◆ Given data:
_ _ _
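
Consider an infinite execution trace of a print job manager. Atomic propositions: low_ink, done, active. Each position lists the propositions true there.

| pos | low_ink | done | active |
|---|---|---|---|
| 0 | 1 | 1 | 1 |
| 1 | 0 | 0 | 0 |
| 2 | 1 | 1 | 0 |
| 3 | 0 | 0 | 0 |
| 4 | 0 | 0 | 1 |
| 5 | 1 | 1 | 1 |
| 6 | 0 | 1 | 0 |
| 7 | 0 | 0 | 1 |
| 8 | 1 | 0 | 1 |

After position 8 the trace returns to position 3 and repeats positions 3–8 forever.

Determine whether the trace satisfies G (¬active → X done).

¬active → X done must hold at every position from 0 onward. It fails at position 2, so G (¬active → X done) is false.
Positions where ¬active holds: 1, 2, 3, 6.
Check X done at each: 1→ok, 2→fails, 3→fails, 6→fails.

Violated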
_ _ _
In the records above, locate the line that contains "After position 8". Repeat it and every line after it, exactly, and nothing else.

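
After position 8 the trace returns to position 3 and repeats positions 3–8 forever.

Determine whether the trace satisfies G (¬active → X done).

¬active → X done must hold at every position from 0 onward. It fails at position 2, so G (¬active → X done) is false.
Positions where ¬active holds: 1, 2, 3, 6.
Check X done at each: 1→ok, 2→fails, 3→fails, 6→fails.

Violated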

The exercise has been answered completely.